# The problem:
Please give back, word for word, only the lines starting at the one containing "6. reserve R4 D 4" and ending at the one containing "16. reserve R9 D 9" within the material below.

# Records to use:
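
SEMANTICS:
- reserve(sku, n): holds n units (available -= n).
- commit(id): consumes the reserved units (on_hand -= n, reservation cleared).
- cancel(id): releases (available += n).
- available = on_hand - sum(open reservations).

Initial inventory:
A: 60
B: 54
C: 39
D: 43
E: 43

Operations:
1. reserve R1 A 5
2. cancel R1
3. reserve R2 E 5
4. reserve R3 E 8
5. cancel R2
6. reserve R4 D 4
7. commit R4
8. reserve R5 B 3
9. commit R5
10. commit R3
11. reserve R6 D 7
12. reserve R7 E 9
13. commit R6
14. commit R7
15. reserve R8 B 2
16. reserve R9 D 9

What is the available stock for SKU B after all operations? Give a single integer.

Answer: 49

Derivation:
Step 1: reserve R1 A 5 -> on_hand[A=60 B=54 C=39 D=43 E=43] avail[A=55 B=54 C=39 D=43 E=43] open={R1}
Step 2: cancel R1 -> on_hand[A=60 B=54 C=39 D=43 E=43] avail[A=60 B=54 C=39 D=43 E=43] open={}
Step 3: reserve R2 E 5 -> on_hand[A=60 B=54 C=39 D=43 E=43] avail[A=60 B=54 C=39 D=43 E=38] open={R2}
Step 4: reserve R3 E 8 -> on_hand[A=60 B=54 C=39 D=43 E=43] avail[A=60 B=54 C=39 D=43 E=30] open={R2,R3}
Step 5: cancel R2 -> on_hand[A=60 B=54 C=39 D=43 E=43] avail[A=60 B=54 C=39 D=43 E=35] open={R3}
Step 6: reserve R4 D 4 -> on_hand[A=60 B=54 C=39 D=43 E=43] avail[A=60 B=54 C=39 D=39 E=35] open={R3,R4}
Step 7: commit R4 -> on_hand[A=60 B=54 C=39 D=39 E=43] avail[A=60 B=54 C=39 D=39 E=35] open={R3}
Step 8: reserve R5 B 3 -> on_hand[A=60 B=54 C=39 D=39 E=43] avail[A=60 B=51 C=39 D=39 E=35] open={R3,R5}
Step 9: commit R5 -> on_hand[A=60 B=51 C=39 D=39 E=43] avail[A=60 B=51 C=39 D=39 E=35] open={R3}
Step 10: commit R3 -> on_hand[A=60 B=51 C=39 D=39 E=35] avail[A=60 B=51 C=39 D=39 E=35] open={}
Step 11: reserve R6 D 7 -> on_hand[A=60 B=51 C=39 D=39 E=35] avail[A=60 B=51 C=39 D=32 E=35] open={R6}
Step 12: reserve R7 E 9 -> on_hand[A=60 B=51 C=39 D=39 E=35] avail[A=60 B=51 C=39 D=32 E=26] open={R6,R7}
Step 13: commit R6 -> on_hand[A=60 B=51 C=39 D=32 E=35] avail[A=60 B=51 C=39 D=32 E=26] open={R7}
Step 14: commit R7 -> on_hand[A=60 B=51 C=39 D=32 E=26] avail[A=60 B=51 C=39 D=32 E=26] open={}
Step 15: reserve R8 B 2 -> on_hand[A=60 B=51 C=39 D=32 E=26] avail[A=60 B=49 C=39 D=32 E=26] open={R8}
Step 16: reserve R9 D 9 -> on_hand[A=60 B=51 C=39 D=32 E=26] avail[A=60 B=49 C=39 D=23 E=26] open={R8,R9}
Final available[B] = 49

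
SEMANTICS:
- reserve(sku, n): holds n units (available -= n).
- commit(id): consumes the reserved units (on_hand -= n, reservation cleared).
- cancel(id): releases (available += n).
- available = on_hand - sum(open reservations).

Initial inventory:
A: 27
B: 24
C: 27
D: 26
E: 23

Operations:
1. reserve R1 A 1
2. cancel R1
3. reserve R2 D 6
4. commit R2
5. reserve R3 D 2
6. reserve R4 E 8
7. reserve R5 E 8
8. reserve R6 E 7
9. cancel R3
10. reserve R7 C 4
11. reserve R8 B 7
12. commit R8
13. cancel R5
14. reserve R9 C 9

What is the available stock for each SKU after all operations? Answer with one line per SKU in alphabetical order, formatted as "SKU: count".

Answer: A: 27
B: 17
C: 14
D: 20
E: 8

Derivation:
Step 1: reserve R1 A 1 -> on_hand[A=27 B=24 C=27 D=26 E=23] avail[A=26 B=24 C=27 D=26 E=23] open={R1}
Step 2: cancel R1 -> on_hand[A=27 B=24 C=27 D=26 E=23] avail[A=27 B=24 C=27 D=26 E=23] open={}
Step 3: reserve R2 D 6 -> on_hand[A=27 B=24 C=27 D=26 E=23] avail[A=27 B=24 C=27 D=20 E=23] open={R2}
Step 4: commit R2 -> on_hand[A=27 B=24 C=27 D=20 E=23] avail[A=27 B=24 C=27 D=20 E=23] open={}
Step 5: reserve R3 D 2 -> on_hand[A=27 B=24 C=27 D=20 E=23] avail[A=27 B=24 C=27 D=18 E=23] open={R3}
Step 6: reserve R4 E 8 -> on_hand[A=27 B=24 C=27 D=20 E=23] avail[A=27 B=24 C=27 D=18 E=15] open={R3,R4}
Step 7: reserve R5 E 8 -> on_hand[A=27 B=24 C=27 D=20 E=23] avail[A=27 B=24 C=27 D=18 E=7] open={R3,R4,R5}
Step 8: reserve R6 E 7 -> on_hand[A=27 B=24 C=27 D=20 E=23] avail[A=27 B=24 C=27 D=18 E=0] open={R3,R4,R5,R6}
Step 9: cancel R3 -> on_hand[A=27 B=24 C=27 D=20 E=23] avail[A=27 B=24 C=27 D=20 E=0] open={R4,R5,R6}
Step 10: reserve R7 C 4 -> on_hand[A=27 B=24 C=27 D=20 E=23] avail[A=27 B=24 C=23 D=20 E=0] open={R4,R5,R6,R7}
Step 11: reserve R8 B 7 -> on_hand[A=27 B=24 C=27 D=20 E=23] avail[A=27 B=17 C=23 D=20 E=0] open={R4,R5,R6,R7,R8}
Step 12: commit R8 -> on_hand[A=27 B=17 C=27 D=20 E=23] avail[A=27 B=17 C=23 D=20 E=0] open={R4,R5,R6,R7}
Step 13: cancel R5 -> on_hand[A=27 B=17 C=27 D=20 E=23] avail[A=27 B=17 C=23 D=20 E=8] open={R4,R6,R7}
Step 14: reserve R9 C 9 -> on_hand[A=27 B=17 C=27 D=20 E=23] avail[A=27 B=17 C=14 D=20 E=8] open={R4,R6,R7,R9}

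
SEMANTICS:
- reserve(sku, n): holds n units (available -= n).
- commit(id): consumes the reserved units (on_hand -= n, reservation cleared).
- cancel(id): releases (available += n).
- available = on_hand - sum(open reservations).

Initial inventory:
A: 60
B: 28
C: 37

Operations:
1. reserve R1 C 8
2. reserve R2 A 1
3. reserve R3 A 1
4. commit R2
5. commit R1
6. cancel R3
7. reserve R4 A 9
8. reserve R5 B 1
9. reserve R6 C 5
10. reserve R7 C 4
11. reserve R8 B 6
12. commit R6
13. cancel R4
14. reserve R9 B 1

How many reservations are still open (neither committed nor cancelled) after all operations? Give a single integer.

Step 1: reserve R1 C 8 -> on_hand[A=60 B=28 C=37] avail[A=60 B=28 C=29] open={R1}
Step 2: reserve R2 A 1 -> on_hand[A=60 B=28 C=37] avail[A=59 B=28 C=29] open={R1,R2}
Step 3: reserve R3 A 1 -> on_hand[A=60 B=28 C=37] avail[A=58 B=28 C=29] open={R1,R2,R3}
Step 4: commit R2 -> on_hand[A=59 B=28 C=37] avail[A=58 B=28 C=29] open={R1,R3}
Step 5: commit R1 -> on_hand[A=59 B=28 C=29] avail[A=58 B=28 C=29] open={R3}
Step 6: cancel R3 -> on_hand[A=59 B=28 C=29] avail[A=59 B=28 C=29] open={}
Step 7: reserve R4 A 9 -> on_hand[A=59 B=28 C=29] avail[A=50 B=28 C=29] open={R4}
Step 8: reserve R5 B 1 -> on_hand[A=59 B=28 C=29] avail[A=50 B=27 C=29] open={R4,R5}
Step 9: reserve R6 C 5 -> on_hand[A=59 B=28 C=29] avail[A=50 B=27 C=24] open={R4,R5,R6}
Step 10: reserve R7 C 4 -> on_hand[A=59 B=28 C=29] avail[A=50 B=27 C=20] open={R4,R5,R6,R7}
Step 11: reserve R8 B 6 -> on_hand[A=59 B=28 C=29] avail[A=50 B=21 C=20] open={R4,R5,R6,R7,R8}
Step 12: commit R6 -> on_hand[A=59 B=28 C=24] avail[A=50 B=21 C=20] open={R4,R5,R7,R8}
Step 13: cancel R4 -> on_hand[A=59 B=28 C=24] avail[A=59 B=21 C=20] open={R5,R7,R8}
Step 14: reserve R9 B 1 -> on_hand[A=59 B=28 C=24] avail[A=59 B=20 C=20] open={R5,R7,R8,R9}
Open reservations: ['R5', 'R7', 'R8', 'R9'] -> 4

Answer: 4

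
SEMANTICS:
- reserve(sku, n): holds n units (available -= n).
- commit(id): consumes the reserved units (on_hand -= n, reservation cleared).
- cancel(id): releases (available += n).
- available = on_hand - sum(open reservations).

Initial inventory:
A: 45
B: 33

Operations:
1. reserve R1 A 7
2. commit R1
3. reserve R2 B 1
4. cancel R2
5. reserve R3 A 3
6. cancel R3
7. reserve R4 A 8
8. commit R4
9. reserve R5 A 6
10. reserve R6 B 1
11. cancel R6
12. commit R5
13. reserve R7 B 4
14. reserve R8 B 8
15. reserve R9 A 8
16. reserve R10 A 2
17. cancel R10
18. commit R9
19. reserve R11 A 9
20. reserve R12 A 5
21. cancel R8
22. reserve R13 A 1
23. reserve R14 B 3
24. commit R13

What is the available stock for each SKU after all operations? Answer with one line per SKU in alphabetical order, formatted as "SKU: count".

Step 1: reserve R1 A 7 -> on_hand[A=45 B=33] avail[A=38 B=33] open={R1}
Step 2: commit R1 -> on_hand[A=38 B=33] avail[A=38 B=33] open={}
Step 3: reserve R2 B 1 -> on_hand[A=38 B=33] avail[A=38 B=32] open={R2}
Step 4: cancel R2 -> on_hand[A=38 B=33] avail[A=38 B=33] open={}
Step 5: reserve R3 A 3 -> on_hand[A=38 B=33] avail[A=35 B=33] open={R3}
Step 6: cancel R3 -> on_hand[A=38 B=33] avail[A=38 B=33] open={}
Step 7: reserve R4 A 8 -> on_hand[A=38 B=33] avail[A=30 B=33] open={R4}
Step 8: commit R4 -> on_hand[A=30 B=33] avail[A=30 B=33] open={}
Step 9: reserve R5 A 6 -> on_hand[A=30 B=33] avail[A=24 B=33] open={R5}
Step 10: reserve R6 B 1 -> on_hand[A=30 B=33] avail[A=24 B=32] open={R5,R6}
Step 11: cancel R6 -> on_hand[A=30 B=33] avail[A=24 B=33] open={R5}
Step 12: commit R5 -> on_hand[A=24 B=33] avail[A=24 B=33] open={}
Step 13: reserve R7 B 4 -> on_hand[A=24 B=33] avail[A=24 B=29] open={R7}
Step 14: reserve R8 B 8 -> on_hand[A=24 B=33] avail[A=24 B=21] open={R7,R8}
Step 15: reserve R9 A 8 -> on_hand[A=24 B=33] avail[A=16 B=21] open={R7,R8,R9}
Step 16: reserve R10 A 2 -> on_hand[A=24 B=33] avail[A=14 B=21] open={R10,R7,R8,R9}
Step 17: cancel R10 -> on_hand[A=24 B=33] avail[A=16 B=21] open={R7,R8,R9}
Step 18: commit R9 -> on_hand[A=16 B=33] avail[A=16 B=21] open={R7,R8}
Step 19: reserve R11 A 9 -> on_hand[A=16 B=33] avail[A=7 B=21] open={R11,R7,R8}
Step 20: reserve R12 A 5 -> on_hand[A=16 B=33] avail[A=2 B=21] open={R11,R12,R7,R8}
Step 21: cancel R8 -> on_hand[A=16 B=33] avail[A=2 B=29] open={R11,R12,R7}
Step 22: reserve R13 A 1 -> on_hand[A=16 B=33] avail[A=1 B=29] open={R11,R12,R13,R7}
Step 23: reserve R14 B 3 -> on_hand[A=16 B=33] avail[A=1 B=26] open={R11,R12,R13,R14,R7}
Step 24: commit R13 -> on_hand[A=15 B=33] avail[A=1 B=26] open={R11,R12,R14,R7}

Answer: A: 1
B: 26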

# Completed task:
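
6. reserve R4 D 4
7. commit R4
8. reserve R5 B 3
9. commit R5
10. commit R3
11. reserve R6 D 7
12. reserve R7 E 9
13. commit R6
14. commit R7
15. reserve R8 B 2
16. reserve R9 D 9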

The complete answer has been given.